═════ GIVEN ENTRIES

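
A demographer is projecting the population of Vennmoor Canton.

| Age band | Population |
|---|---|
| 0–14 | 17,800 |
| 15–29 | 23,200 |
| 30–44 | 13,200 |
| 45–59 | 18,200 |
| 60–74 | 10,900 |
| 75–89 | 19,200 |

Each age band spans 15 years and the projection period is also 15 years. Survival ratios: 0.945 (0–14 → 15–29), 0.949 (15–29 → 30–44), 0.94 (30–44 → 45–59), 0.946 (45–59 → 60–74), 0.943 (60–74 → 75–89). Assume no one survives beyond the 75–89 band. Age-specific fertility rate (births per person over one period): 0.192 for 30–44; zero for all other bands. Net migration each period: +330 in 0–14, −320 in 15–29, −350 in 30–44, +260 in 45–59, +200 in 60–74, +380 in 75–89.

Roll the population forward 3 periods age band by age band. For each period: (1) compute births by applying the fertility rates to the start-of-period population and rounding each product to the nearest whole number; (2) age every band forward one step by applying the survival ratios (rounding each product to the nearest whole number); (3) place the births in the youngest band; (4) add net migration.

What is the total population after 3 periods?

Period 1:
Births: 13200 * 0.192 = 2534
15–29: 17800 * 0.945 = 16821
30–44: 23200 * 0.949 = 22017
45–59: 13200 * 0.94 = 12408
60–74: 18200 * 0.946 = 17217
75–89: 10900 * 0.943 = 10279
Net migration: 0–14 + 330 → 2864; 15–29 − 320 → 16501; 30–44 − 350 → 21667; 45–59 + 260 → 12668; 60–74 + 200 → 17417; 75–89 + 380 → 10659
Population now: 0–14=2864, 15–29=16501, 30–44=21667, 45–59=12668, 60–74=17417, 75–89=10659
Period 2:
Births: 21667 * 0.192 = 4160
15–29: 2864 * 0.945 = 2706
30–44: 16501 * 0.949 = 15659
45–59: 21667 * 0.94 = 20367
60–74: 12668 * 0.946 = 11984
75–89: 17417 * 0.943 = 16424
Net migration: 0–14 + 330 → 4490; 15–29 − 320 → 2386; 30–44 − 350 → 15309; 45–59 + 260 → 20627; 60–74 + 200 → 12184; 75–89 + 380 → 16804
Population now: 0–14=4490, 15–29=2386, 30–44=15309, 45–59=20627, 60–74=12184, 75–89=16804
Period 3:
Births: 15309 * 0.192 = 2939
15–29: 4490 * 0.945 = 4243
30–44: 2386 * 0.949 = 2264
45–59: 15309 * 0.94 = 14390
60–74: 20627 * 0.946 = 19513
75–89: 12184 * 0.943 = 11490
Net migration: 0–14 + 330 → 3269; 15–29 − 320 → 3923; 30–44 − 350 → 1914; 45–59 + 260 → 14650; 60–74 + 200 → 19713; 75–89 + 380 → 11870
Population now: 0–14=3269, 15–29=3923, 30–44=1914, 45–59=14650, 60–74=19713, 75–89=11870
Total after period 3: 3269 + 3923 + 1914 + 14650 + 19713 + 11870 = 55339

55339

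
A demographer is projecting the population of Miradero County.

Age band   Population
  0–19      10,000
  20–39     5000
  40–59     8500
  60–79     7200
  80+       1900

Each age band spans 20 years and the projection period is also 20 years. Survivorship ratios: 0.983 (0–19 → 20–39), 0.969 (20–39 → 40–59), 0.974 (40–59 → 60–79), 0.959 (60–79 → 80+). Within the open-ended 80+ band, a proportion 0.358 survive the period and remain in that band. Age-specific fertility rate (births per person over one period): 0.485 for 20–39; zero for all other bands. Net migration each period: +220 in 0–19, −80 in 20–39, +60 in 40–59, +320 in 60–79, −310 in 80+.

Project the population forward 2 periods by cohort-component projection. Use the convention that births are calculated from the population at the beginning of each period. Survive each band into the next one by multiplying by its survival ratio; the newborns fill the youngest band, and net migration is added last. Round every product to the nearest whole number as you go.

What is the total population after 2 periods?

(Groups numbered youngest = 1 to oldest = 5.)
[period 1]
Births: 5000 × 0.485 = 2425
Group 2: 10000 × 0.983 = 9830
Group 3: 5000 × 0.969 = 4845
Group 4: 8500 × 0.974 = 8279
Group 5: 7200 × 0.959 + 1900 × 0.358 = 6905 + 680 = 7585
Net migration: Group 1 + 220 → 2645; Group 2 − 80 → 9750; Group 3 + 60 → 4905; Group 4 + 320 → 8599; Group 5 − 310 → 7275
Giving 2645 / 9750 / 4905 / 8599 / 7275.
[period 2]
Births: 9750 × 0.485 = 4729
Group 2: 2645 × 0.983 = 2600
Group 3: 9750 × 0.969 = 9448
Group 4: 4905 × 0.974 = 4777
Group 5: 8599 × 0.959 + 7275 × 0.358 = 8246 + 2604 = 10850
Net migration: Group 1 + 220 → 4949; Group 2 − 80 → 2520; Group 3 + 60 → 9508; Group 4 + 320 → 5097; Group 5 − 310 → 10540
Giving 4949 / 2520 / 9508 / 5097 / 10540.
Total after period 2: 4949 + 2520 + 9508 + 5097 + 10540 = 32614

32614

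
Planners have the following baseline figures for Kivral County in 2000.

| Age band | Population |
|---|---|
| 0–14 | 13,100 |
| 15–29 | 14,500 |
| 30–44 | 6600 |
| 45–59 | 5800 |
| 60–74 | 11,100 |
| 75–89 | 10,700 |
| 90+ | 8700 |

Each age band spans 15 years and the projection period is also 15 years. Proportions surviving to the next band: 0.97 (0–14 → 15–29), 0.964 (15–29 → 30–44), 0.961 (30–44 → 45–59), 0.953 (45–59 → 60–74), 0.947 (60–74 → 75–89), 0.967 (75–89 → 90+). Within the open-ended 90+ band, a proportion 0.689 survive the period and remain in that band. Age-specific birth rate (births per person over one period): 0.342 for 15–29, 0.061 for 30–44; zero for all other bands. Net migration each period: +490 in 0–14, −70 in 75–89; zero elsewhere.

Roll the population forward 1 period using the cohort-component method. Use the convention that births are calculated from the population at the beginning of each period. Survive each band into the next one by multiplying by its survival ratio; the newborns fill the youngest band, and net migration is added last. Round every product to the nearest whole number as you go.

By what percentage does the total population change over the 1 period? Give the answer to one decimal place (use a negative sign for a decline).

After projecting period 1:
Births: 14500 × 0.342 = 4959, 6600 × 0.061 = 403 ⇒ total 5362
15–29: 13100 × 0.97 = 12707
30–44: 14500 × 0.964 = 13978
45–59: 6600 × 0.961 = 6343
60–74: 5800 × 0.953 = 5527
75–89: 11100 × 0.947 = 10512
90+: 10700 × 0.967 + 8700 × 0.689 = 10347 + 5994 = 16341
Net migration: 0–14 + 490 → 5852; 75–89 − 70 → 10442
End of period: [5852, 12707, 13978, 6343, 5527, 10442, 16341]
Total: 70500 → 71190; change = 690; percentage change = 1.0%

1.0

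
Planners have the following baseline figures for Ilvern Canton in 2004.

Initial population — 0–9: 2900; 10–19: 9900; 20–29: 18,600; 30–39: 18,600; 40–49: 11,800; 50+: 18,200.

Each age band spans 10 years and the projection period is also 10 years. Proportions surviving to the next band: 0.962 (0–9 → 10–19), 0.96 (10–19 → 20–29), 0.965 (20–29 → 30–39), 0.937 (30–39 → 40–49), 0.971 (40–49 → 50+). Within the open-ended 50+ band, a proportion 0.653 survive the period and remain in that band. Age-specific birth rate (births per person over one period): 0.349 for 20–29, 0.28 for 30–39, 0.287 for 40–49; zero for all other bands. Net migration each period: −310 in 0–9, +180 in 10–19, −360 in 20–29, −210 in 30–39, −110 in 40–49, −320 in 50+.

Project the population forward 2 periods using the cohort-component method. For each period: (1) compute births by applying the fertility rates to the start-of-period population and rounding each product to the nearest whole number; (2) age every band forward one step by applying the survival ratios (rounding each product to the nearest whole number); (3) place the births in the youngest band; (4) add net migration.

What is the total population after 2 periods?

86359

— Period 1 —
Births: 18600 × 0.349 = 6491, 18600 × 0.28 = 5208, 11800 × 0.287 = 3387 → total 15086
10–19: 2900 × 0.962 = 2790
20–29: 9900 × 0.96 = 9504
30–39: 18600 × 0.965 = 17949
40–49: 18600 × 0.937 = 17428
50+: 11800 × 0.971 + 18200 × 0.653 = 11458 + 11885 = 23343
Net migration: 0–9 − 310 → 14776; 10–19 + 180 → 2970; 20–29 − 360 → 9144; 30–39 − 210 → 17739; 40–49 − 110 → 17318; 50+ − 320 → 23023
Population now: 0–9=14776, 10–19=2970, 20–29=9144, 30–39=17739, 40–49=17318, 50+=23023
— Period 2 —
Births: 9144 × 0.349 = 3191, 17739 × 0.28 = 4967, 17318 × 0.287 = 4970 → total 13128
10–19: 14776 × 0.962 = 14215
20–29: 2970 × 0.96 = 2851
30–39: 9144 × 0.965 = 8824
40–49: 17739 × 0.937 = 16621
50+: 17318 × 0.971 + 23023 × 0.653 = 16816 + 15034 = 31850
Net migration: 0–9 − 310 → 12818; 10–19 + 180 → 14395; 20–29 − 360 → 2491; 30–39 − 210 → 8614; 40–49 − 110 → 16511; 50+ − 320 → 31530
Population now: 0–9=12818, 10–19=14395, 20–29=2491, 30–39=8614, 40–49=16511, 50+=31530
Total after period 2: 12818 + 14395 + 2491 + 8614 + 16511 + 31530 = 86359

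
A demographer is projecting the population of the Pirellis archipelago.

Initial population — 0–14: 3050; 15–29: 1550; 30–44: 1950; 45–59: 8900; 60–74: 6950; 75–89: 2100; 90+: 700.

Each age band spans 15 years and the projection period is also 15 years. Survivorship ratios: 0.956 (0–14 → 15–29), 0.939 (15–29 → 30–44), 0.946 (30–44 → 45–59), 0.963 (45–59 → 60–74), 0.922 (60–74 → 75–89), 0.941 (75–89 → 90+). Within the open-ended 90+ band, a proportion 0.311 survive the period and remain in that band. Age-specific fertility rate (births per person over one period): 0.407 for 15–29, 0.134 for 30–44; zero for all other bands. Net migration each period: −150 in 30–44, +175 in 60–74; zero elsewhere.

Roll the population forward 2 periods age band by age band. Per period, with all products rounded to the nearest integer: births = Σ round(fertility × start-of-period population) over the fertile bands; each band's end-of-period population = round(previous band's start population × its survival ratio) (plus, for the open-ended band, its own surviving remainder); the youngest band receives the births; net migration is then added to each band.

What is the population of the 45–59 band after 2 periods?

1235

Period 1.
Births: 1550 × 0.407 = 631, 1950 × 0.134 = 261 — total 892
15–29: 3050 × 0.956 = 2916
30–44: 1550 × 0.939 = 1455
45–59: 1950 × 0.946 = 1845
60–74: 8900 × 0.963 = 8571
75–89: 6950 × 0.922 = 6408
90+: 2100 × 0.941 + 700 × 0.311 = 1976 + 218 = 2194
Net migration: 30–44 − 150 → 1305; 60–74 + 175 → 8746
End of period: [892, 2916, 1305, 1845, 8746, 6408, 2194]
Period 2.
Births: 2916 × 0.407 = 1187, 1305 × 0.134 = 175 — total 1362
15–29: 892 × 0.956 = 853
30–44: 2916 × 0.939 = 2738
45–59: 1305 × 0.946 = 1235
60–74: 1845 × 0.963 = 1777
75–89: 8746 × 0.922 = 8064
90+: 6408 × 0.941 + 2194 × 0.311 = 6030 + 682 = 6712
Net migration: 30–44 − 150 → 2588; 60–74 + 175 → 1952
End of period: [1362, 853, 2588, 1235, 1952, 8064, 6712]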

══════════

### [WHAT YOU WILL DO]
Lines with the word "fill": how many appear in the data? State only the number.

### [OUTPUT]
2